◆ **WORK ORDER**
Could you reproduce all of the records exactly?

· · · · · · ·

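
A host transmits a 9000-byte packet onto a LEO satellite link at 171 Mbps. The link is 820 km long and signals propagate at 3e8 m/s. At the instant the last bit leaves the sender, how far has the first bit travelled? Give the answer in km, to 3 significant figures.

126 km

t_tx = L/R = 72000/171000000 = 0.000421053 s.
Distance = s × t_tx = 300000000 × 0.000421053 = 126 km.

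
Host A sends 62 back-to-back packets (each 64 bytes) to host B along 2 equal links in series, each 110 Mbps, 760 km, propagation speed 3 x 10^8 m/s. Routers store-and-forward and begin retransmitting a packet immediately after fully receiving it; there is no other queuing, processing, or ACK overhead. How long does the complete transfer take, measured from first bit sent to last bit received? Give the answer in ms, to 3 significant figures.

5.36 ms

Per-hop transmission t_tx = L/R = 512/110000000 = 0.00465455 ms.
Per-hop propagation t_prop = 760000/300000000 = 2.53333 ms.
Pipeline fill: first packet needs 2·t_tx to clear all hops; remaining 61 packets each add one t_tx.
Total = (2+62-1)·t_tx + 2·t_prop = 63·0.00465455 + 2·2.53333 = 5.36 ms.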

· · · · · · ·

◆ **RESPONSE BELOW**
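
A host transmits a 9000-byte packet onto a LEO satellite link at 171 Mbps. The link is 820 km long and signals propagate at 3e8 m/s. At the instant the last bit leaves the sender, how far has the first bit travelled? Give the answer in km, to 3 significant figures.

126 km

t_tx = L/R = 72000/171000000 = 0.000421053 s.
Distance = s × t_tx = 300000000 × 0.000421053 = 126 km.

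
Host A sends 62 back-to-back packets (each 64 bytes) to host B along 2 equal links in series, each 110 Mbps, 760 km, propagation speed 3 x 10^8 m/s. Routers store-and-forward and begin retransmitting a packet immediately after fully receiving it; there is no other queuing, processing, or ACK overhead. How long does the complete transfer take, measured from first bit sent to last bit received? Give the answer in ms, to 3 significant figures.

5.36 ms

Per-hop transmission t_tx = L/R = 512/110000000 = 0.00465455 ms.
Per-hop propagation t_prop = 760000/300000000 = 2.53333 ms.
Pipeline fill: first packet needs 2·t_tx to clear all hops; remaining 61 packets each add one t_tx.
Total = (2+62-1)·t_tx + 2·t_prop = 63·0.00465455 + 2·2.53333 = 5.36 ms.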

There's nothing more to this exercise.